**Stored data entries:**
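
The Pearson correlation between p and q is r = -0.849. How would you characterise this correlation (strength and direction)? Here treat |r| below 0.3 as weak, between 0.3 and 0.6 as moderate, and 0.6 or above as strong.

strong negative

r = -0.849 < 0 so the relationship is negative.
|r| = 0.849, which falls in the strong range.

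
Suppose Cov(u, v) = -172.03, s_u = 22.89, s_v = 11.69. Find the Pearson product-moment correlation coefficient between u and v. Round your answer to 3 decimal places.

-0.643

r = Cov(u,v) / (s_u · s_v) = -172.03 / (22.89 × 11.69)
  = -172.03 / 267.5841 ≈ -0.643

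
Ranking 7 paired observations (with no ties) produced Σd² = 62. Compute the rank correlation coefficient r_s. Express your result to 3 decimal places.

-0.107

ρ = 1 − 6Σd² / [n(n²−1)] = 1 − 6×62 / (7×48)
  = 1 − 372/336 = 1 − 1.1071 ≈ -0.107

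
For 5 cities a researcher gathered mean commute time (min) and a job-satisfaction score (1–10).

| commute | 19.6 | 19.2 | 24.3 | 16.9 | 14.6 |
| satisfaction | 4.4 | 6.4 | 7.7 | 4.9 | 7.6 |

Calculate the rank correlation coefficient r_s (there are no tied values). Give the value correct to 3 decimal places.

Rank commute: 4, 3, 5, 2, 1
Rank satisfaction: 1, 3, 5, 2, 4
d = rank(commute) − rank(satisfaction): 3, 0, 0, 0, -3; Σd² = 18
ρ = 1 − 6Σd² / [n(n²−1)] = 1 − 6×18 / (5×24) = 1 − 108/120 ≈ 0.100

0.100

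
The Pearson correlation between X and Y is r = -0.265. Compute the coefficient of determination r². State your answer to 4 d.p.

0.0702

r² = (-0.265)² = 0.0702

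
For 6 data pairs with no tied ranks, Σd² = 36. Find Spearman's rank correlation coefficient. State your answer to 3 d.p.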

---

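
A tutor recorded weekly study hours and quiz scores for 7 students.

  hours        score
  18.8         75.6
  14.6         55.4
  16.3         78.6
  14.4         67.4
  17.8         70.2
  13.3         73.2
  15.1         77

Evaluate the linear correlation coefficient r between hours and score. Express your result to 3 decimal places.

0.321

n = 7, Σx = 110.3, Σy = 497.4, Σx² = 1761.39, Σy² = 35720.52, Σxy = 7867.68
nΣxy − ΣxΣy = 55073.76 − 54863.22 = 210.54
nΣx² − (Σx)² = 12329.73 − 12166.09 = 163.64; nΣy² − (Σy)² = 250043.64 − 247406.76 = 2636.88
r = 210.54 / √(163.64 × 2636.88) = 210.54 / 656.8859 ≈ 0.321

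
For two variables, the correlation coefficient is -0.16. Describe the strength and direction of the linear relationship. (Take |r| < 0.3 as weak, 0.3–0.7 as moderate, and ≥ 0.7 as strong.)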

--

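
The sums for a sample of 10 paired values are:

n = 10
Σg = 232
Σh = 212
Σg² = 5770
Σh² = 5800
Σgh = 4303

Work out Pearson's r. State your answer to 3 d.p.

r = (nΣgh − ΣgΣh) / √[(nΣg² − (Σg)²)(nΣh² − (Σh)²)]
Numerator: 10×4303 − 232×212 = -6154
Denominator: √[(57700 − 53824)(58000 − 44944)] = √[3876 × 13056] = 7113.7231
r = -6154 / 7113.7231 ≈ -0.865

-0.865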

**Task brief:** Find "16.9 | 14.6 |" in the entries above and copy that whole line exactly, then each line after it through the line that contains "7.7 | 4.9 | 7.6 |".

**Result:**
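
| commute | 19.6 | 19.2 | 24.3 | 16.9 | 14.6 |
| satisfaction | 4.4 | 6.4 | 7.7 | 4.9 | 7.6 |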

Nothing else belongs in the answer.